= Beginning of Section =

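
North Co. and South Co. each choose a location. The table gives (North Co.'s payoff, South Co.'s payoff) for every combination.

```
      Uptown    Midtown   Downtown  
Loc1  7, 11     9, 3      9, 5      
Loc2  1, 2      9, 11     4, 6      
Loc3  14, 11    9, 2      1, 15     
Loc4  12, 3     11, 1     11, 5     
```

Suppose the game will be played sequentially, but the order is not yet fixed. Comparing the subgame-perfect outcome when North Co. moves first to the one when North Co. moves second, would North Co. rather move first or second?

second

If North Co. leads: South Co.'s best replies are Loc1→Uptown, Loc2→Midtown, Loc3→Downtown, Loc4→Downtown; North Co.'s induced payoffs 7, 9, 1, 11; outcome (Loc4, Downtown), payoffs (11, 5).
If South Co. leads: North Co.'s best replies are Uptown→Loc3, Midtown→Loc4, Downtown→Loc4; South Co.'s induced payoffs 11, 1, 5; outcome (Loc3, Uptown), payoffs (14, 11).
North Co. gets 11 moving first and 14 moving second, so North Co. prefers to move second.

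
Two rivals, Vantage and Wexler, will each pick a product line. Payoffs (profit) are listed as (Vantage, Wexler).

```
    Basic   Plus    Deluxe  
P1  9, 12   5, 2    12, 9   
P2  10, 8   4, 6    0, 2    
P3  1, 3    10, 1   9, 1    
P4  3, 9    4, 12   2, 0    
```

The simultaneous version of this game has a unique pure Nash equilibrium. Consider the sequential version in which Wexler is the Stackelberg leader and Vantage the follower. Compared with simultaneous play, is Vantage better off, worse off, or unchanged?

better off

Backward induction with Wexler moving first.
- Basic → Vantage plays P2 (best of 9, 10, 1, 3); Wexler gets 8.
- Plus → Vantage plays P3 (best of 5, 4, 10, 4); Wexler gets 1.
- Deluxe → Vantage plays P1 (best of 12, 0, 9, 2); Wexler gets 9.
Maximizing over 8, 1, 9, Wexler chooses Deluxe. Subgame-perfect outcome: (P1, Deluxe) with payoffs (12, 9).
Now find the simultaneous Nash equilibrium.
Vantage's best replies: Basic→P2; Plus→P3; Deluxe→P1.
Wexler's best replies: P1→Basic; P2→Basic; P3→Basic; P4→Plus.
Only (P2, Basic) has each player best-responding; Nash payoffs (10, 8).
Vantage earns 12 sequentially versus 10 at the Nash outcome: better off.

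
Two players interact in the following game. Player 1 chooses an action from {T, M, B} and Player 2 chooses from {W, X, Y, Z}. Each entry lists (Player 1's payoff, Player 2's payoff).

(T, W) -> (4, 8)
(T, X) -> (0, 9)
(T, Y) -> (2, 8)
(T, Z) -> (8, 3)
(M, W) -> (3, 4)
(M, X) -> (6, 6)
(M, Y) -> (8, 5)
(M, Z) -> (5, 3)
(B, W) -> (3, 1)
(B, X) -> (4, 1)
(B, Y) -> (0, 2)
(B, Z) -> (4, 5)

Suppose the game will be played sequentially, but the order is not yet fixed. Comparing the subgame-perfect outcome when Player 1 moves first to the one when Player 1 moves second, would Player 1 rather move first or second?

first

If Player 1 leads: Player 2's best replies are T→X, M→X, B→Z; Player 1's induced payoffs 0, 6, 4; outcome (M, X), payoffs (6, 6).
If Player 2 leads: Player 1's best replies are W→T, X→M, Y→M, Z→T; Player 2's induced payoffs 8, 6, 5, 3; outcome (T, W), payoffs (4, 8).
Player 1 gets 6 moving first and 4 moving second, so Player 1 prefers to move first.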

= End of Section =

* What you have to do:
Reproduce the listing in full. Keep it exactly as written.

* Solution:
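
North Co. and South Co. each choose a location. The table gives (North Co.'s payoff, South Co.'s payoff) for every combination.

```
      Uptown    Midtown   Downtown  
Loc1  7, 11     9, 3      9, 5      
Loc2  1, 2      9, 11     4, 6      
Loc3  14, 11    9, 2      1, 15     
Loc4  12, 3     11, 1     11, 5     
```

Suppose the game will be played sequentially, but the order is not yet fixed. Comparing the subgame-perfect outcome when North Co. moves first to the one when North Co. moves second, would North Co. rather move first or second?

second

If North Co. leads: South Co.'s best replies are Loc1→Uptown, Loc2→Midtown, Loc3→Downtown, Loc4→Downtown; North Co.'s induced payoffs 7, 9, 1, 11; outcome (Loc4, Downtown), payoffs (11, 5).
If South Co. leads: North Co.'s best replies are Uptown→Loc3, Midtown→Loc4, Downtown→Loc4; South Co.'s induced payoffs 11, 1, 5; outcome (Loc3, Uptown), payoffs (14, 11).
North Co. gets 11 moving first and 14 moving second, so North Co. prefers to move second.

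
Two rivals, Vantage and Wexler, will each pick a product line. Payoffs (profit) are listed as (Vantage, Wexler).

```
    Basic   Plus    Deluxe  
P1  9, 12   5, 2    12, 9   
P2  10, 8   4, 6    0, 2    
P3  1, 3    10, 1   9, 1    
P4  3, 9    4, 12   2, 0    
```

The simultaneous version of this game has a unique pure Nash equilibrium. Consider the sequential version in which Wexler is the Stackelberg leader and Vantage the follower. Compared with simultaneous play, is Vantage better off, worse off, or unchanged?

better off

Backward induction with Wexler moving first.
- Basic → Vantage plays P2 (best of 9, 10, 1, 3); Wexler gets 8.
- Plus → Vantage plays P3 (best of 5, 4, 10, 4); Wexler gets 1.
- Deluxe → Vantage plays P1 (best of 12, 0, 9, 2); Wexler gets 9.
Maximizing over 8, 1, 9, Wexler chooses Deluxe. Subgame-perfect outcome: (P1, Deluxe) with payoffs (12, 9).
Now find the simultaneous Nash equilibrium.
Vantage's best replies: Basic→P2; Plus→P3; Deluxe→P1.
Wexler's best replies: P1→Basic; P2→Basic; P3→Basic; P4→Plus.
Only (P2, Basic) has each player best-responding; Nash payoffs (10, 8).
Vantage earns 12 sequentially versus 10 at the Nash outcome: better off.

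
Two players interact in the following game. Player 1 chooses an action from {T, M, B} and Player 2 chooses from {W, X, Y, Z}. Each entry lists (Player 1's payoff, Player 2's payoff).

(T, W) -> (4, 8)
(T, X) -> (0, 9)
(T, Y) -> (2, 8)
(T, Z) -> (8, 3)
(M, W) -> (3, 4)
(M, X) -> (6, 6)
(M, Y) -> (8, 5)
(M, Z) -> (5, 3)
(B, W) -> (3, 1)
(B, X) -> (4, 1)
(B, Y) -> (0, 2)
(B, Z) -> (4, 5)

Suppose the game will be played sequentially, but the order is not yet fixed. Comparing the subgame-perfect outcome when Player 1 moves first to the one when Player 1 moves second, would Player 1 rather move first or second?

first

If Player 1 leads: Player 2's best replies are T→X, M→X, B→Z; Player 1's induced payoffs 0, 6, 4; outcome (M, X), payoffs (6, 6).
If Player 2 leads: Player 1's best replies are W→T, X→M, Y→M, Z→T; Player 2's induced payoffs 8, 6, 5, 3; outcome (T, W), payoffs (4, 8).
Player 1 gets 6 moving first and 4 moving second, so Player 1 prefers to move first.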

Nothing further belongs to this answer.